Records supplied:

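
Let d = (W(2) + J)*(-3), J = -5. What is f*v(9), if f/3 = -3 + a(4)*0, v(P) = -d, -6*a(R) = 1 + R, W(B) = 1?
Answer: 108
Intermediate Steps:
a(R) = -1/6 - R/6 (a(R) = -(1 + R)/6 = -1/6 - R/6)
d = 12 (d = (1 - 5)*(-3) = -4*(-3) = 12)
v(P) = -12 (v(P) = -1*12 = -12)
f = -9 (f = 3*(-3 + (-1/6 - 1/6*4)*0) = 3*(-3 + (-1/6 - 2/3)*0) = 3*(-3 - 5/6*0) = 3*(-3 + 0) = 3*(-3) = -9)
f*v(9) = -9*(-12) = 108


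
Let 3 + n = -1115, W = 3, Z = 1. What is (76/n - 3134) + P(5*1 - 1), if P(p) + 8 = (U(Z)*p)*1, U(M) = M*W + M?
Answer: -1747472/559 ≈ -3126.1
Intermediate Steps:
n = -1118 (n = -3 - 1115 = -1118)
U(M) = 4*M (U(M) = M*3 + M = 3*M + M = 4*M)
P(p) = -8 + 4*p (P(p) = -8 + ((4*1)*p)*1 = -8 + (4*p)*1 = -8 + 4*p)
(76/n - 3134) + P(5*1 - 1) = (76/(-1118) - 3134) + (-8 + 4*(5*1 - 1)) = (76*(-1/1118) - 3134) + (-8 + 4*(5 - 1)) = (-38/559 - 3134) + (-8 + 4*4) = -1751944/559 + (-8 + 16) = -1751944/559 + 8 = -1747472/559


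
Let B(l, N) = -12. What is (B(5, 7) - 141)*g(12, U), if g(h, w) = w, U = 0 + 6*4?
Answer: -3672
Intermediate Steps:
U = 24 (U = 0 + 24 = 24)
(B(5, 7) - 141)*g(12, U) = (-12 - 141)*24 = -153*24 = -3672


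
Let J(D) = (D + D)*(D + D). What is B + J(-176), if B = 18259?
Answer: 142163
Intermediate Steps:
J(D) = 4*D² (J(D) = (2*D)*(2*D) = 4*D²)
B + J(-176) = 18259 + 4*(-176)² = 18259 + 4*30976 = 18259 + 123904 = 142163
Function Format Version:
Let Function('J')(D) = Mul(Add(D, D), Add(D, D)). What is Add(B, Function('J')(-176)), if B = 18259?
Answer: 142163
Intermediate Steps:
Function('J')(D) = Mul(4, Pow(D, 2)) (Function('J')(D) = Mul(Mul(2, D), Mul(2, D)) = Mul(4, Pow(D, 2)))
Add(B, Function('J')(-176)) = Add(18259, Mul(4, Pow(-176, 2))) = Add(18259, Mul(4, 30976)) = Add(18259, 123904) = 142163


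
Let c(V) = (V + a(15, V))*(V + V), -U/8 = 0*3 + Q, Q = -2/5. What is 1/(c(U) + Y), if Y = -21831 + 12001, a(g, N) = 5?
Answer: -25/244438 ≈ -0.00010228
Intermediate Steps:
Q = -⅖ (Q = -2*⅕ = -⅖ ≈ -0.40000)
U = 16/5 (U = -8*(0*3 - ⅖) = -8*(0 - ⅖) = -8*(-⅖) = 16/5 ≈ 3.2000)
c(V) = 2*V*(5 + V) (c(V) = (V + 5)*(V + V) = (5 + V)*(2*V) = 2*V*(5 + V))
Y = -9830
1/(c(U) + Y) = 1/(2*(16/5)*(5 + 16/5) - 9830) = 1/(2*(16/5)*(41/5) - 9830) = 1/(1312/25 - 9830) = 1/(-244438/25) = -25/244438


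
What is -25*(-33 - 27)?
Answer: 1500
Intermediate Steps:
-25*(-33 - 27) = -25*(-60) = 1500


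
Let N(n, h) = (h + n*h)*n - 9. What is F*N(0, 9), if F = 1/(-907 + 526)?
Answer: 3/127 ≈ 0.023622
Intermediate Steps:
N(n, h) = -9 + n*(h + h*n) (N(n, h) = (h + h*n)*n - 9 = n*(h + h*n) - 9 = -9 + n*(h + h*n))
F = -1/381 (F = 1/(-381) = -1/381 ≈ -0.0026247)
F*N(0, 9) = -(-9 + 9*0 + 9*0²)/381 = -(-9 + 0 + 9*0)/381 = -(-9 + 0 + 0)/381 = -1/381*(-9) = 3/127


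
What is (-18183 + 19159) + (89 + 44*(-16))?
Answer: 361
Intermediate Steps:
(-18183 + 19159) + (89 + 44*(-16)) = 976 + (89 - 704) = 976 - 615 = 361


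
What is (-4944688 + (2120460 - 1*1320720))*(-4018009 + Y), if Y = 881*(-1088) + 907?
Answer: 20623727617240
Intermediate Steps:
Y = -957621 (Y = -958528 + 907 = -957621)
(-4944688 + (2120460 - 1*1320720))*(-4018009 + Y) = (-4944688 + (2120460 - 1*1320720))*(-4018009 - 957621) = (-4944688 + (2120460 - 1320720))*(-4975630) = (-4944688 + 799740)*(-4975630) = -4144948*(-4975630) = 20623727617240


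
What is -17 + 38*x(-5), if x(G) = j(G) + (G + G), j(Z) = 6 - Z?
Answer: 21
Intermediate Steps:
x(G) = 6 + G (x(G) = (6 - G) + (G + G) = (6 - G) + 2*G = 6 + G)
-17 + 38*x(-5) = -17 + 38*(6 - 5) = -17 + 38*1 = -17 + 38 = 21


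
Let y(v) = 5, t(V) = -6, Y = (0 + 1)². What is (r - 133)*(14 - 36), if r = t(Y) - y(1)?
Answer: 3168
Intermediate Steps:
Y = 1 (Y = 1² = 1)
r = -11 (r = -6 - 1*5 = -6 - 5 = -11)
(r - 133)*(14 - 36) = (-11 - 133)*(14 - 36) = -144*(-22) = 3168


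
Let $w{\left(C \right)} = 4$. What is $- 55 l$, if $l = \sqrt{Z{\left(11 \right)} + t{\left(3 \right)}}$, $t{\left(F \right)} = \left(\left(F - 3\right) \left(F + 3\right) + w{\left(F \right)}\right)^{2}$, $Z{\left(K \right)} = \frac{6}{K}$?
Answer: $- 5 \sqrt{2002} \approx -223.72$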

--

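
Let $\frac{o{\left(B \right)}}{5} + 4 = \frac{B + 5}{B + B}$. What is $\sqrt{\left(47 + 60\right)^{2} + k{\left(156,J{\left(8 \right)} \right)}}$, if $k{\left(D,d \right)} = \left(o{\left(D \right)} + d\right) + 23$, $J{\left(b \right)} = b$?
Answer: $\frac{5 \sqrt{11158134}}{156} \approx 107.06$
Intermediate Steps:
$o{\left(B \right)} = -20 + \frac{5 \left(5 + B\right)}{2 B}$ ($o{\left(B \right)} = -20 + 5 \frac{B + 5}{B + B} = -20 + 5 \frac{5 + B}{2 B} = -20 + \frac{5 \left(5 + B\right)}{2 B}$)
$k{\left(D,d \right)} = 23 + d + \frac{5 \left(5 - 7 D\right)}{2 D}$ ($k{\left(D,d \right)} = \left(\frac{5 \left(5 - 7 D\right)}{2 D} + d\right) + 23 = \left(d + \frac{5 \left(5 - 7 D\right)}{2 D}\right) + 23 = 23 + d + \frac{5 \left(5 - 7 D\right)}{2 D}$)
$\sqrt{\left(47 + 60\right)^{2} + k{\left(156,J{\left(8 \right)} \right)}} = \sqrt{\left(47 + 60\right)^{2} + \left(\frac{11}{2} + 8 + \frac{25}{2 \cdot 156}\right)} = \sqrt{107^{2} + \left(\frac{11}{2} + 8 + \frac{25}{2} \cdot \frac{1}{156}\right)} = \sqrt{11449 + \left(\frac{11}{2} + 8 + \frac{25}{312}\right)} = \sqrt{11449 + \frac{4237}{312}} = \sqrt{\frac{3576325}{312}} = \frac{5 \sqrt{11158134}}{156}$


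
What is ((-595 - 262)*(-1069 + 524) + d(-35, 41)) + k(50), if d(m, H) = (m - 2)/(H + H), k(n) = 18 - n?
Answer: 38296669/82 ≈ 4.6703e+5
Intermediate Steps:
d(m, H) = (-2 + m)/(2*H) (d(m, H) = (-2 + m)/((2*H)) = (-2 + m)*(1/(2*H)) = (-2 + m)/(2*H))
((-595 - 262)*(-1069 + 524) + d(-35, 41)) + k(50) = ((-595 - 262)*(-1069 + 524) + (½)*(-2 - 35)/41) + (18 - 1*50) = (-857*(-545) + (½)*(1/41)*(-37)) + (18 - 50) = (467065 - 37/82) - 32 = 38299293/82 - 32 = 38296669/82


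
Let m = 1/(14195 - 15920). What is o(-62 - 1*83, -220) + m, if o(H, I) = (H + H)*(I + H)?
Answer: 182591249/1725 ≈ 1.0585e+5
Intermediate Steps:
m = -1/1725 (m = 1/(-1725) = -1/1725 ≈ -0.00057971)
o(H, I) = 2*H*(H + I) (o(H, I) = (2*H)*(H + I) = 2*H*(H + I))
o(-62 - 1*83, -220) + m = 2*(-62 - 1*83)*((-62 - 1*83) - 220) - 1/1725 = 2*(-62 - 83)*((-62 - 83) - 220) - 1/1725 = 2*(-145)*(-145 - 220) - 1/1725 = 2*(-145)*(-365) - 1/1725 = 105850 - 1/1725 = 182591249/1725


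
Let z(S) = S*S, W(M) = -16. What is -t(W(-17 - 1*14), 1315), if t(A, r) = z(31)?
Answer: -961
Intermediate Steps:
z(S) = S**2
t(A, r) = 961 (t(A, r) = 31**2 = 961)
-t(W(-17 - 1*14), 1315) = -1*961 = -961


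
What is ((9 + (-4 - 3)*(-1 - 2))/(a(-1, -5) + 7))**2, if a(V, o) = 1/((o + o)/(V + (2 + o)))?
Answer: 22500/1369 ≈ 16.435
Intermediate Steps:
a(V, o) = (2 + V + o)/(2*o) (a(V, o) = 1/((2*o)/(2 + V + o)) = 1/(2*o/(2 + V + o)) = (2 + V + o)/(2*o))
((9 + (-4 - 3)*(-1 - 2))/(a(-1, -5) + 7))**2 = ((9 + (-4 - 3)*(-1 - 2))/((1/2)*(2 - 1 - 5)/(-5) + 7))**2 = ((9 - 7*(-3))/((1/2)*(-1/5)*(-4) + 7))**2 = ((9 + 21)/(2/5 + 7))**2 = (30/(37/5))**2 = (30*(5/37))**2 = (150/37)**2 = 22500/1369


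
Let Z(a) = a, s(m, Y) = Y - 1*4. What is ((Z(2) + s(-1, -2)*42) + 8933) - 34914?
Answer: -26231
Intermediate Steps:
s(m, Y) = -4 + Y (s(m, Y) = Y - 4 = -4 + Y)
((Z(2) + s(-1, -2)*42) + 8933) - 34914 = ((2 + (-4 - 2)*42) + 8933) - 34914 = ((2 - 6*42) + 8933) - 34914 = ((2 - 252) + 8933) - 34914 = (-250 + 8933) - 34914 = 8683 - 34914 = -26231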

Your instructions:
Go to the line in the material above that contains "Let 3 + n = -1115, W" and copy exactly from there through the line that contains "Answer: -1747472/559 ≈ -3126.1", stopping after it.

Your response:
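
Let 3 + n = -1115, W = 3, Z = 1. What is (76/n - 3134) + P(5*1 - 1), if P(p) + 8 = (U(Z)*p)*1, U(M) = M*W + M?
Answer: -1747472/559 ≈ -3126.1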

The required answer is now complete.